Collected data entries
- Opening Delimiter -

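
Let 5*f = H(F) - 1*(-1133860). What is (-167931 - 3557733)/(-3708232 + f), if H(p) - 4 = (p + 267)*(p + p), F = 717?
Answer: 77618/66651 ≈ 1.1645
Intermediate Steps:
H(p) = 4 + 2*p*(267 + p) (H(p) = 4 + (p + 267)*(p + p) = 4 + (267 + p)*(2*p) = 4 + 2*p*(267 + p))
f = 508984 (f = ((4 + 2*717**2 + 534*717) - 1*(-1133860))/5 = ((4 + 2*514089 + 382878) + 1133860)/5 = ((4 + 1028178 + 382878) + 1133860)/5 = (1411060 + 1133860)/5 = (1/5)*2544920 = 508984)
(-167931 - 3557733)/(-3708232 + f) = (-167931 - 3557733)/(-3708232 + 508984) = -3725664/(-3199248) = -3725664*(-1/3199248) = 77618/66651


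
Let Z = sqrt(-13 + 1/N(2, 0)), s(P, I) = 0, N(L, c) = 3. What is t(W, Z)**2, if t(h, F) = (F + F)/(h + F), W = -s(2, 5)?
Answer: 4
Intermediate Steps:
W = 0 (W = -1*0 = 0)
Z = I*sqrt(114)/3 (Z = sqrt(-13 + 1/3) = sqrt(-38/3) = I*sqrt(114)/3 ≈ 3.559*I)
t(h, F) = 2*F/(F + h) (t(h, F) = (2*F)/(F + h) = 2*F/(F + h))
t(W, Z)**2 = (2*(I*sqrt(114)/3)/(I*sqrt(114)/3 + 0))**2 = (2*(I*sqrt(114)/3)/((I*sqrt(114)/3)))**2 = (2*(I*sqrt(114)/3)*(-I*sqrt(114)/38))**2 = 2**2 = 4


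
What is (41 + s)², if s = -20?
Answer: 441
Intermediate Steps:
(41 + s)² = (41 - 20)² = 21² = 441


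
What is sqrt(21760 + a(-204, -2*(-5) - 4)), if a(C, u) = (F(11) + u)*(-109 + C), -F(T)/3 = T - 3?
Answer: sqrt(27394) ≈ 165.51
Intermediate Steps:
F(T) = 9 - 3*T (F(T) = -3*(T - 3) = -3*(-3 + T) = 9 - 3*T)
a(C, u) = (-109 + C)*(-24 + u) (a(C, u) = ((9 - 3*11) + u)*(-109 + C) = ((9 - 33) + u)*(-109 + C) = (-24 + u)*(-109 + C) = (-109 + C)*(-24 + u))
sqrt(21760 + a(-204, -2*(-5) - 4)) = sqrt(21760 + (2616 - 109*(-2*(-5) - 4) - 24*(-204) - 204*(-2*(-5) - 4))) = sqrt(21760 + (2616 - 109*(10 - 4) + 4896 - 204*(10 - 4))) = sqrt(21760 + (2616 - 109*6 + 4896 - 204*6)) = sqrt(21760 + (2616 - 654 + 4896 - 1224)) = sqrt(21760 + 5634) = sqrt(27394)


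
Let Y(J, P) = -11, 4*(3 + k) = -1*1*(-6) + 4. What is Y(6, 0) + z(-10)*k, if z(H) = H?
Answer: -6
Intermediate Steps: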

- Closing Delimiter -

* Work to complete *
Write out every entry word for word.

* Response for this exercise *
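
Let 5*f = H(F) - 1*(-1133860). What is (-167931 - 3557733)/(-3708232 + f), if H(p) - 4 = (p + 267)*(p + p), F = 717?
Answer: 77618/66651 ≈ 1.1645
Intermediate Steps:
H(p) = 4 + 2*p*(267 + p) (H(p) = 4 + (p + 267)*(p + p) = 4 + (267 + p)*(2*p) = 4 + 2*p*(267 + p))
f = 508984 (f = ((4 + 2*717**2 + 534*717) - 1*(-1133860))/5 = ((4 + 2*514089 + 382878) + 1133860)/5 = ((4 + 1028178 + 382878) + 1133860)/5 = (1411060 + 1133860)/5 = (1/5)*2544920 = 508984)
(-167931 - 3557733)/(-3708232 + f) = (-167931 - 3557733)/(-3708232 + 508984) = -3725664/(-3199248) = -3725664*(-1/3199248) = 77618/66651


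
Let Z = sqrt(-13 + 1/N(2, 0)), s(P, I) = 0, N(L, c) = 3. What is t(W, Z)**2, if t(h, F) = (F + F)/(h + F), W = -s(2, 5)?
Answer: 4
Intermediate Steps:
W = 0 (W = -1*0 = 0)
Z = I*sqrt(114)/3 (Z = sqrt(-13 + 1/3) = sqrt(-38/3) = I*sqrt(114)/3 ≈ 3.559*I)
t(h, F) = 2*F/(F + h) (t(h, F) = (2*F)/(F + h) = 2*F/(F + h))
t(W, Z)**2 = (2*(I*sqrt(114)/3)/(I*sqrt(114)/3 + 0))**2 = (2*(I*sqrt(114)/3)/((I*sqrt(114)/3)))**2 = (2*(I*sqrt(114)/3)*(-I*sqrt(114)/38))**2 = 2**2 = 4


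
What is (41 + s)², if s = -20?
Answer: 441
Intermediate Steps:
(41 + s)² = (41 - 20)² = 21² = 441


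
What is sqrt(21760 + a(-204, -2*(-5) - 4)), if a(C, u) = (F(11) + u)*(-109 + C), -F(T)/3 = T - 3?
Answer: sqrt(27394) ≈ 165.51
Intermediate Steps:
F(T) = 9 - 3*T (F(T) = -3*(T - 3) = -3*(-3 + T) = 9 - 3*T)
a(C, u) = (-109 + C)*(-24 + u) (a(C, u) = ((9 - 3*11) + u)*(-109 + C) = ((9 - 33) + u)*(-109 + C) = (-24 + u)*(-109 + C) = (-109 + C)*(-24 + u))
sqrt(21760 + a(-204, -2*(-5) - 4)) = sqrt(21760 + (2616 - 109*(-2*(-5) - 4) - 24*(-204) - 204*(-2*(-5) - 4))) = sqrt(21760 + (2616 - 109*(10 - 4) + 4896 - 204*(10 - 4))) = sqrt(21760 + (2616 - 109*6 + 4896 - 204*6)) = sqrt(21760 + (2616 - 654 + 4896 - 1224)) = sqrt(21760 + 5634) = sqrt(27394)


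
Let Y(J, P) = -11, 4*(3 + k) = -1*1*(-6) + 4. What is Y(6, 0) + z(-10)*k, if z(H) = H?
Answer: -6
Intermediate Steps: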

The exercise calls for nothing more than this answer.